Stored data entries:
-*-*-

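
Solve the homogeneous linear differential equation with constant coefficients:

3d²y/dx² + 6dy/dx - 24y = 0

Characteristic equation: 3r² + 6r - 24 = 0
Divide by 3: r² + 2r - 8 = 0
Roots: r = 2, -4 (distinct real)
General solution: y = C₁e^(2x) + C₂e^(-4x)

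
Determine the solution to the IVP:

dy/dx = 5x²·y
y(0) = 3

General solution: y = Ce^(5x³/3)
Applying IC y(0) = 3:
Particular solution: y = 3e^(5x³/3)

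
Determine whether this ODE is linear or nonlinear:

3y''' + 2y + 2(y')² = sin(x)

Nonlinear ((y')² term)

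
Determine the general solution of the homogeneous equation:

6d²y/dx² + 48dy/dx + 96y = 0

Characteristic equation: 6r² + 48r + 96 = 0
Divide by 6: r² + 8r + 16 = 0
Factored: (r + 4)² = 0
Repeated root: r = -4
General solution: y = (C₁ + C₂x)e^(-4x)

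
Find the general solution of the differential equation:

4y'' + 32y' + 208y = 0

Characteristic equation: 4r² + 32r + 208 = 0
Divide by 4: r² + 8r + 52 = 0
Roots: r = -4 ± 6i (complex conjugates)
General solution: y = e^(-4x)(C₁cos(6x) + C₂sin(6x))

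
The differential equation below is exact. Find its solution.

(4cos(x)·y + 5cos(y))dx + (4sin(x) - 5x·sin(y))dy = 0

Verify exactness: ∂M/∂y = ∂N/∂x ✓
Find F(x,y) such that ∂F/∂x = M, ∂F/∂y = N
Solution: 4sin(x)·y + 5x·cos(y) = C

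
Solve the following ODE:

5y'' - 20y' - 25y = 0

Characteristic equation: 5r² - 20r - 25 = 0
Divide by 5: r² - 4r - 5 = 0
Roots: r = 5, -1 (distinct real)
General solution: y = C₁e^(5x) + C₂e^(-x)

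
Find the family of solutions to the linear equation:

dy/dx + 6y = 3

Using integrating factor method:

General solution: y = 1/2 + Ce^(-6x)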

-*-*-

* [EXERCISE]: Please return a copy of each line in the entries that has the string "differential".

* [SOLUTION FOR THIS TASK]:
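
Solve the homogeneous linear differential equation with constant coefficients:
Find the general solution of the differential equation:
The differential equation below is exact. Find its solution.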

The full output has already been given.